Problem description ::
The data shown below should all be retyped exactly.

Records provided ::
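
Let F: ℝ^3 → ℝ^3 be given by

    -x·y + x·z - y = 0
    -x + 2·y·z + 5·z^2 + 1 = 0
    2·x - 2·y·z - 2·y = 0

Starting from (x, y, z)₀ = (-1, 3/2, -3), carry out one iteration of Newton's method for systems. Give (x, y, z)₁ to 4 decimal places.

At (-1, 3/2, -3): F = (3.0000, 38.0000, 4.0000).
Jacobian J = [[-y + z, -x - 1, x], [-1, 2·z, 2·y + 10·z], [2, -2·z - 2, -2·y]].
At the point, J = [[-4.5000, 0.0000, -1.0000], [-1.0000, -6.0000, -27.0000], [2.0000, 4.0000, -3.0000]] (det J = -575.0000).
Solving J·Δ = −F gives Δ = (0.3513, -0.1113, 1.4191).
Then the next iterate is (x, y, z)₁ = (-0.6487, 1.3887, -1.5809).

(-0.6487, 1.3887, -1.5809)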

Task result ::
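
Let F: ℝ^3 → ℝ^3 be given by

    -x·y + x·z - y = 0
    -x + 2·y·z + 5·z^2 + 1 = 0
    2·x - 2·y·z - 2·y = 0

Starting from (x, y, z)₀ = (-1, 3/2, -3), carry out one iteration of Newton's method for systems. Give (x, y, z)₁ to 4 decimal places.

At (-1, 3/2, -3): F = (3.0000, 38.0000, 4.0000).
Jacobian J = [[-y + z, -x - 1, x], [-1, 2·z, 2·y + 10·z], [2, -2·z - 2, -2·y]].
At the point, J = [[-4.5000, 0.0000, -1.0000], [-1.0000, -6.0000, -27.0000], [2.0000, 4.0000, -3.0000]] (det J = -575.0000).
Solving J·Δ = −F gives Δ = (0.3513, -0.1113, 1.4191).
Then the next iterate is (x, y, z)₁ = (-0.6487, 1.3887, -1.5809).

(-0.6487, 1.3887, -1.5809)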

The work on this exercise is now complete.